--- Records provided ---
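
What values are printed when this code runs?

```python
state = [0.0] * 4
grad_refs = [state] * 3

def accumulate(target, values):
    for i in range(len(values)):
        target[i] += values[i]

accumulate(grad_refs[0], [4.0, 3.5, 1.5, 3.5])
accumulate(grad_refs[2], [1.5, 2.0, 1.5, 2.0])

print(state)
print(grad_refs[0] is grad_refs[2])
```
[5.5, 5.5, 3.0, 5.5]
True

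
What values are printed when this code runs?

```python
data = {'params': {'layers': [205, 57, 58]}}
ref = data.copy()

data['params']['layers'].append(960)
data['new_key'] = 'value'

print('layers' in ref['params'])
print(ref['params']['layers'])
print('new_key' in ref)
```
True
[205, 57, 58, 960]
False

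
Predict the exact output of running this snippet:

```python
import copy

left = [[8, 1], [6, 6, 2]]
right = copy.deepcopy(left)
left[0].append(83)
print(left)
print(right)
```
[[8, 1, 83], [6, 6, 2]]
[[8, 1], [6, 6, 2]]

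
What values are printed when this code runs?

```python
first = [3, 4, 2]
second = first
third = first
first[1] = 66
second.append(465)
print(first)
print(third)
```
[3, 66, 2, 465]
[3, 66, 2, 465]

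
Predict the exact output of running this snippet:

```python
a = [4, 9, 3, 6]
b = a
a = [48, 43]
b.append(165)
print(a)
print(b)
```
[48, 43]
[4, 9, 3, 6, 165]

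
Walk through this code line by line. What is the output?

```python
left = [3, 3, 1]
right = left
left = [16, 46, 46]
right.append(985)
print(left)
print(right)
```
[16, 46, 46]
[3, 3, 1, 985]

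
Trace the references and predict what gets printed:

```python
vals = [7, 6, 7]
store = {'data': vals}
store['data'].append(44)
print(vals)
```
[7, 6, 7, 44]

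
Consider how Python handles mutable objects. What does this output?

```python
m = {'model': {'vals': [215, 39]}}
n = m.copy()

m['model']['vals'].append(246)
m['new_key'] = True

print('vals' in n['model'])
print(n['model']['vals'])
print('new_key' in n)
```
True
[215, 39, 246]
False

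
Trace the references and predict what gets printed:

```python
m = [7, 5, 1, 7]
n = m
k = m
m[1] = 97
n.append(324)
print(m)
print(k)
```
[7, 97, 1, 7, 324]
[7, 97, 1, 7, 324]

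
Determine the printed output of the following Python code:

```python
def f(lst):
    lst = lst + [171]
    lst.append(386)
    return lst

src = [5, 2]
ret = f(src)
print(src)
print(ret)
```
[5, 2]
[5, 2, 171, 386]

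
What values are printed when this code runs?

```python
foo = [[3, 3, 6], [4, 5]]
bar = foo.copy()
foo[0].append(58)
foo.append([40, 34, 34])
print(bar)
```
[[3, 3, 6, 58], [4, 5]]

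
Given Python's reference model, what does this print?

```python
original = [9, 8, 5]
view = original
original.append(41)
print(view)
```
[9, 8, 5, 41]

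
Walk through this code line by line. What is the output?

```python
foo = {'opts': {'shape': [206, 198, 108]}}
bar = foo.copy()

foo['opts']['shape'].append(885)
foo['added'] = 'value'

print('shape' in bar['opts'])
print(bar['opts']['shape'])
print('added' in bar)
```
True
[206, 198, 108, 885]
False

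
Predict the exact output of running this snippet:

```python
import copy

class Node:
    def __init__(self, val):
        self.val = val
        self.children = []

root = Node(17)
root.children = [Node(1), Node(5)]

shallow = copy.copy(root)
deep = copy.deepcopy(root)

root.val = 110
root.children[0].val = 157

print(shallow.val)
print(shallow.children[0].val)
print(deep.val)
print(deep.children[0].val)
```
17
157
17
1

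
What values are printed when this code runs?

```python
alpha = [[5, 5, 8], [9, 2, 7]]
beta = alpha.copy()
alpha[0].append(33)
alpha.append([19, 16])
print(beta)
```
[[5, 5, 8, 33], [9, 2, 7]]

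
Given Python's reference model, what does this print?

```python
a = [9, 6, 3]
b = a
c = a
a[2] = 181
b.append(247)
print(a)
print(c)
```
[9, 6, 181, 247]
[9, 6, 181, 247]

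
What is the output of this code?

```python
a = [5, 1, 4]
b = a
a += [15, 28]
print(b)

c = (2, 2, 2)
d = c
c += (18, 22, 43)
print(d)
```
[5, 1, 4, 15, 28]
(2, 2, 2)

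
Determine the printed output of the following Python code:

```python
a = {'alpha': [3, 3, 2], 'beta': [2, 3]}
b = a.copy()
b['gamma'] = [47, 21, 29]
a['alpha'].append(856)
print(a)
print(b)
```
{'alpha': [3, 3, 2, 856], 'beta': [2, 3]}
{'alpha': [3, 3, 2, 856], 'beta': [2, 3], 'gamma': [47, 21, 29]}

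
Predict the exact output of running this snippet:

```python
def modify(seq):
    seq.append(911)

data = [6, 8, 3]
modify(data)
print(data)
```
[6, 8, 3, 911]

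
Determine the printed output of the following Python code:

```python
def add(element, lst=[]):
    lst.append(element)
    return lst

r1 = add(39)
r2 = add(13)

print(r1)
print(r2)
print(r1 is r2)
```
[39, 13]
[39, 13]
True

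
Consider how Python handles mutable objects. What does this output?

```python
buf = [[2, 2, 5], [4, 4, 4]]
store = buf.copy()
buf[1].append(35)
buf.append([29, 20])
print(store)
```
[[2, 2, 5], [4, 4, 4, 35]]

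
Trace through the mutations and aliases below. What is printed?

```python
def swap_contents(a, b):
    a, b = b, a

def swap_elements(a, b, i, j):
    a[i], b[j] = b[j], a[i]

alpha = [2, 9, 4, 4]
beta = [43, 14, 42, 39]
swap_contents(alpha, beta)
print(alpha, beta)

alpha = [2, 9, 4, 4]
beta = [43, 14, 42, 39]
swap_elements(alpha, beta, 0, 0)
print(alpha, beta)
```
[2, 9, 4, 4] [43, 14, 42, 39]
[43, 9, 4, 4] [2, 14, 42, 39]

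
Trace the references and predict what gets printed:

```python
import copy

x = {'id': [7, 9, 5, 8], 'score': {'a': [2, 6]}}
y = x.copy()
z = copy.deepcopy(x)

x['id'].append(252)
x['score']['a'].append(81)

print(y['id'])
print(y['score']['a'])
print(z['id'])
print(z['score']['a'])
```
[7, 9, 5, 8, 252]
[2, 6, 81]
[7, 9, 5, 8]
[2, 6]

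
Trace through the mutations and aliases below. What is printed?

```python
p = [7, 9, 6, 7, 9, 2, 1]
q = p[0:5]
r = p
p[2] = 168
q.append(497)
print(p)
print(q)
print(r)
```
[7, 9, 168, 7, 9, 2, 1]
[7, 9, 6, 7, 9, 497]
[7, 9, 168, 7, 9, 2, 1]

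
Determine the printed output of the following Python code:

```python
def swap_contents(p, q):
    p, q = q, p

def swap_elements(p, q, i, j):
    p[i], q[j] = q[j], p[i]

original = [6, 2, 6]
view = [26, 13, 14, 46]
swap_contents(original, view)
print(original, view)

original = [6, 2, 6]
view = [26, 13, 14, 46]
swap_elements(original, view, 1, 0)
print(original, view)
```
[6, 2, 6] [26, 13, 14, 46]
[6, 26, 6] [2, 13, 14, 46]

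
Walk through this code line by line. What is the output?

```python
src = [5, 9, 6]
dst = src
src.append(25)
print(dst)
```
[5, 9, 6, 25]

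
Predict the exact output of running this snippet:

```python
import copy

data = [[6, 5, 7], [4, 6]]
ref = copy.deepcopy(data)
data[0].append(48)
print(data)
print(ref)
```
[[6, 5, 7, 48], [4, 6]]
[[6, 5, 7], [4, 6]]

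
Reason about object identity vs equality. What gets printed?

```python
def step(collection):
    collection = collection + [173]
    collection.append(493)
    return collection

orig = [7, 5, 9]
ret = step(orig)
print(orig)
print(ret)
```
[7, 5, 9]
[7, 5, 9, 173, 493]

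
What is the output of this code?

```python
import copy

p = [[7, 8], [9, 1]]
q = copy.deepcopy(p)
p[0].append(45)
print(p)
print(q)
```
[[7, 8, 45], [9, 1]]
[[7, 8], [9, 1]]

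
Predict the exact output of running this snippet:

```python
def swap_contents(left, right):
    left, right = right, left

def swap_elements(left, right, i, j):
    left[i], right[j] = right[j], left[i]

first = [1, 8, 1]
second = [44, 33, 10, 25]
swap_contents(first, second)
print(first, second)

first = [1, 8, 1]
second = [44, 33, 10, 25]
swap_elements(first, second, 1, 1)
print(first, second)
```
[1, 8, 1] [44, 33, 10, 25]
[1, 33, 1] [44, 8, 10, 25]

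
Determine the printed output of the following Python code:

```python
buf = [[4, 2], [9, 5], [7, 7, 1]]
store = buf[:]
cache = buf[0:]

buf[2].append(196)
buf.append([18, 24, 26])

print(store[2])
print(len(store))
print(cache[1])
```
[7, 7, 1, 196]
3
[9, 5]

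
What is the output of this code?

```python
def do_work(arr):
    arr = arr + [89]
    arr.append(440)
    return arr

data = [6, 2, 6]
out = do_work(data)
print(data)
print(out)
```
[6, 2, 6]
[6, 2, 6, 89, 440]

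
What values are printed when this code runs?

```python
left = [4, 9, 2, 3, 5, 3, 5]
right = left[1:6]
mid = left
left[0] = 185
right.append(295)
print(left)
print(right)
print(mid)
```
[185, 9, 2, 3, 5, 3, 5]
[9, 2, 3, 5, 3, 295]
[185, 9, 2, 3, 5, 3, 5]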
---
> [Try it]
I need every line of the data that has the word "model"; please list them.

> [Result of the task]
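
m = {'model': {'vals': [215, 39]}}
m['model']['vals'].append(246)
print('vals' in n['model'])
print(n['model']['vals'])
Given Python's reference model, what does this print?
Given Python's reference model, what does this print?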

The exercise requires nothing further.